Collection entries

════════════════════

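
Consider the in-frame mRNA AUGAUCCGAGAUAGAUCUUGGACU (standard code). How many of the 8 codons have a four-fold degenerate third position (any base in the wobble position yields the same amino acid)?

Codon 1 AUG (Met): third position 1-fold.
Codon 2 AUC (Ile): third position 3-fold.
Codon 3 CGA (Arg): third position 4-fold.
Codon 4 GAU (Asp): third position 2-fold.
Codon 5 AGA (Arg): third position 2-fold.
Codon 6 UCU (Ser): third position 4-fold.
Codon 7 UGG (Trp): third position 1-fold.
Codon 8 ACU (Thr): third position 4-fold.
Four-fold degenerate third positions: 3.

3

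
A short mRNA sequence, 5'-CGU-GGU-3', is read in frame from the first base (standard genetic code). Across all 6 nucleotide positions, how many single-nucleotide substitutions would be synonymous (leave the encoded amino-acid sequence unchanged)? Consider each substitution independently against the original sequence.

6

Codon 1 (CGU, Arg): 3 synonymous substitutions.
Codon 2 (GGU, Gly): 3 synonymous substitutions.
Total: 3 + 3 = 6.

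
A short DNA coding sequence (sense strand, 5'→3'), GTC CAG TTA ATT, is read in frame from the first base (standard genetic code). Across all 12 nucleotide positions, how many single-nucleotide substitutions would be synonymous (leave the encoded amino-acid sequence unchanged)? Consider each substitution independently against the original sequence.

Codon 1 (GTC, Val): 3 synonymous substitutions.
Codon 2 (CAG, Gln): 1 synonymous substitution.
Codon 3 (TTA, Leu): 2 synonymous substitutions.
Codon 4 (ATT, Ile): 2 synonymous substitutions.
Total: 3 + 1 + 2 + 2 = 8.

8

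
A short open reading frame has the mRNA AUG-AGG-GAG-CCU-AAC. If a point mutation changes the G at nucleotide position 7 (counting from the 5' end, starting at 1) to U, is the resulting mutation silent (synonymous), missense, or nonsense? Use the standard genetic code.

nonsense

Position 7 falls in codon 3: GAG → Glu.
After the substitution the codon is UAG → Stop.
The new codon is a stop codon, so this is a nonsense mutation.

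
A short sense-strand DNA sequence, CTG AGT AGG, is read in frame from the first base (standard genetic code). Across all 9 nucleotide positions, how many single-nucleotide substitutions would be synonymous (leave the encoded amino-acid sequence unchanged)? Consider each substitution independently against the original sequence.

7

Codon 1 (CTG, Leu): 4 synonymous substitutions.
Codon 2 (AGT, Ser): 1 synonymous substitution.
Codon 3 (AGG, Arg): 2 synonymous substitutions.
Total: 4 + 1 + 2 = 7.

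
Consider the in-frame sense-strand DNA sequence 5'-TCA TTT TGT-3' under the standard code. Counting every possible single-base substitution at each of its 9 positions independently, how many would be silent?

5

Codon 1 (TCA, Ser): 3 synonymous substitutions.
Codon 2 (TTT, Phe): 1 synonymous substitution.
Codon 3 (TGT, Cys): 1 synonymous substitution.
Total: 3 + 1 + 1 = 5.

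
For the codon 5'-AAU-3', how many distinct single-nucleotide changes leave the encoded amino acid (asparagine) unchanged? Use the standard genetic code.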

════════════════════

YOUR TASK:
Using the records above as the source, restate each line verbatim.

REPLY:
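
Consider the in-frame mRNA AUGAUCCGAGAUAGAUCUUGGACU (standard code). How many of the 8 codons have a four-fold degenerate third position (any base in the wobble position yields the same amino acid)?

Codon 1 AUG (Met): third position 1-fold.
Codon 2 AUC (Ile): third position 3-fold.
Codon 3 CGA (Arg): third position 4-fold.
Codon 4 GAU (Asp): third position 2-fold.
Codon 5 AGA (Arg): third position 2-fold.
Codon 6 UCU (Ser): third position 4-fold.
Codon 7 UGG (Trp): third position 1-fold.
Codon 8 ACU (Thr): third position 4-fold.
Four-fold degenerate third positions: 3.

3

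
A short mRNA sequence, 5'-CGU-GGU-3', is read in frame from the first base (standard genetic code). Across all 6 nucleotide positions, how many single-nucleotide substitutions would be synonymous (leave the encoded amino-acid sequence unchanged)? Consider each substitution independently against the original sequence.

6

Codon 1 (CGU, Arg): 3 synonymous substitutions.
Codon 2 (GGU, Gly): 3 synonymous substitutions.
Total: 3 + 3 = 6.

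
A short DNA coding sequence (sense strand, 5'→3'), GTC CAG TTA ATT, is read in frame from the first base (standard genetic code). Across all 12 nucleotide positions, how many single-nucleotide substitutions would be synonymous (leave the encoded amino-acid sequence unchanged)? Consider each substitution independently against the original sequence.

Codon 1 (GTC, Val): 3 synonymous substitutions.
Codon 2 (CAG, Gln): 1 synonymous substitution.
Codon 3 (TTA, Leu): 2 synonymous substitutions.
Codon 4 (ATT, Ile): 2 synonymous substitutions.
Total: 3 + 1 + 2 + 2 = 8.

8

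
A short open reading frame has the mRNA AUG-AGG-GAG-CCU-AAC. If a point mutation changes the G at nucleotide position 7 (counting from the 5' end, starting at 1) to U, is the resulting mutation silent (synonymous), missense, or nonsense? Use the standard genetic code.

nonsense

Position 7 falls in codon 3: GAG → Glu.
After the substitution the codon is UAG → Stop.
The new codon is a stop codon, so this is a nonsense mutation.

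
A short sense-strand DNA sequence, CTG AGT AGG, is read in frame from the first base (standard genetic code). Across all 9 nucleotide positions, how many single-nucleotide substitutions would be synonymous (leave the encoded amino-acid sequence unchanged)? Consider each substitution independently against the original sequence.

7

Codon 1 (CTG, Leu): 4 synonymous substitutions.
Codon 2 (AGT, Ser): 1 synonymous substitution.
Codon 3 (AGG, Arg): 2 synonymous substitutions.
Total: 4 + 1 + 2 = 7.

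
Consider the in-frame sense-strand DNA sequence 5'-TCA TTT TGT-3' under the standard code. Counting every possible single-base substitution at each of its 9 positions independently, how many would be silent?

5

Codon 1 (TCA, Ser): 3 synonymous substitutions.
Codon 2 (TTT, Phe): 1 synonymous substitution.
Codon 3 (TGT, Cys): 1 synonymous substitution.
Total: 3 + 1 + 1 = 5.

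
For the codon 5'-AAU-3', how many distinct single-nucleotide changes leave the encoded amino acid (asparagine) unchanged? Use the standard genetic code.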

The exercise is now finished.